▶ _Work instructions_: Copy every line from the records below that carries the word "were".
= Beginning of Section =
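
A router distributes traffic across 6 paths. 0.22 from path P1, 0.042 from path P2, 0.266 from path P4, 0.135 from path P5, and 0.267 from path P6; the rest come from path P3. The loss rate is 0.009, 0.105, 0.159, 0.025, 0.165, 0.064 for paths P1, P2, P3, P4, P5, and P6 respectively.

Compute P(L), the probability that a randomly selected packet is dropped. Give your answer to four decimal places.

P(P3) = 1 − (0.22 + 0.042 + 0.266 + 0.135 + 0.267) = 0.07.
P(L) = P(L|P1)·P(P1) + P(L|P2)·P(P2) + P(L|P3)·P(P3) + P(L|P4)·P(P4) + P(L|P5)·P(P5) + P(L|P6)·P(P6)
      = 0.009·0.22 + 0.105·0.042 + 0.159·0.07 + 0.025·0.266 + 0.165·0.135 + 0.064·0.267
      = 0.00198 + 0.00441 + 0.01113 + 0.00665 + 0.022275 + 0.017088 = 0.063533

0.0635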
= End of Section =
= Beginning of Section =
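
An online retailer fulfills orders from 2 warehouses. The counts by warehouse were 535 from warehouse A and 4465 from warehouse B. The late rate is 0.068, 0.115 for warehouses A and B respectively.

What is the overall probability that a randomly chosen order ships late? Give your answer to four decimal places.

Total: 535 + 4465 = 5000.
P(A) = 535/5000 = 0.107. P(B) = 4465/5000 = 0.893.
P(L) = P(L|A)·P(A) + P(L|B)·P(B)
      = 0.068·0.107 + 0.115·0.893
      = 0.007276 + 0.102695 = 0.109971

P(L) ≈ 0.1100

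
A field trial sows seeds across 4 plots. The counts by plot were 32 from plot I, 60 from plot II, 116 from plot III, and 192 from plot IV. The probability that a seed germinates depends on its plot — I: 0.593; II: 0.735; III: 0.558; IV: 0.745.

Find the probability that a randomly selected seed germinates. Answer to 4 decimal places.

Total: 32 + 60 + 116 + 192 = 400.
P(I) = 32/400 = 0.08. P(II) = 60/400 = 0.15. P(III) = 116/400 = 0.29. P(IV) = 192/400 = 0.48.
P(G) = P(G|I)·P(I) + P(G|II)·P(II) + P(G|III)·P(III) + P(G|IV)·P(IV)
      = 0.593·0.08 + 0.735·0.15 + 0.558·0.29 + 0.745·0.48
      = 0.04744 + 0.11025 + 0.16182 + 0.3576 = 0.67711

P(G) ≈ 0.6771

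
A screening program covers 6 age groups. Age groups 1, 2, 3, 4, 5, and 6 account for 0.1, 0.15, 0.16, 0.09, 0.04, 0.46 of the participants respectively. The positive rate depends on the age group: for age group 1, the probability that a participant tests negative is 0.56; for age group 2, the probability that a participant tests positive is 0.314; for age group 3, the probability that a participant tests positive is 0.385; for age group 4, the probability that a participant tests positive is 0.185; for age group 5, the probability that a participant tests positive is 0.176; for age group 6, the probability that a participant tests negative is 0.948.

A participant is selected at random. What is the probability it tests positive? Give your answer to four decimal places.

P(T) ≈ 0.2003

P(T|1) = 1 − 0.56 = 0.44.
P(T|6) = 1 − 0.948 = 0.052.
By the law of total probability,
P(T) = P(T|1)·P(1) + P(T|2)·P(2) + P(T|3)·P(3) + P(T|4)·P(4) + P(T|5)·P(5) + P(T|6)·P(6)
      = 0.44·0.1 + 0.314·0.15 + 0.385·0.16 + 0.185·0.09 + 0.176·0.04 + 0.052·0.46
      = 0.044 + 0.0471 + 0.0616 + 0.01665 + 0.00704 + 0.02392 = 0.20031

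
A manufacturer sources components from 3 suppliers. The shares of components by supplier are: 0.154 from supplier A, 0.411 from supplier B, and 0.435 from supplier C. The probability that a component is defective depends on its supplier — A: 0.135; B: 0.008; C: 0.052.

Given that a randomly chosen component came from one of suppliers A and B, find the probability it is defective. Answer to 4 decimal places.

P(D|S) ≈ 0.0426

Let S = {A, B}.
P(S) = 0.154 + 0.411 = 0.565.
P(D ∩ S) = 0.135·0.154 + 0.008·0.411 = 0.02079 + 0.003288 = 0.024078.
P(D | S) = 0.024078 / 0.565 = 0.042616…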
= End of Section =
▶ _Answer to the problem_:
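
An online retailer fulfills orders from 2 warehouses. The counts by warehouse were 535 from warehouse A and 4465 from warehouse B. The late rate is 0.068, 0.115 for warehouses A and B respectively.
A field trial sows seeds across 4 plots. The counts by plot were 32 from plot I, 60 from plot II, 116 from plot III, and 192 from plot IV. The probability that a seed germinates depends on its plot — I: 0.593; II: 0.735; III: 0.558; IV: 0.745.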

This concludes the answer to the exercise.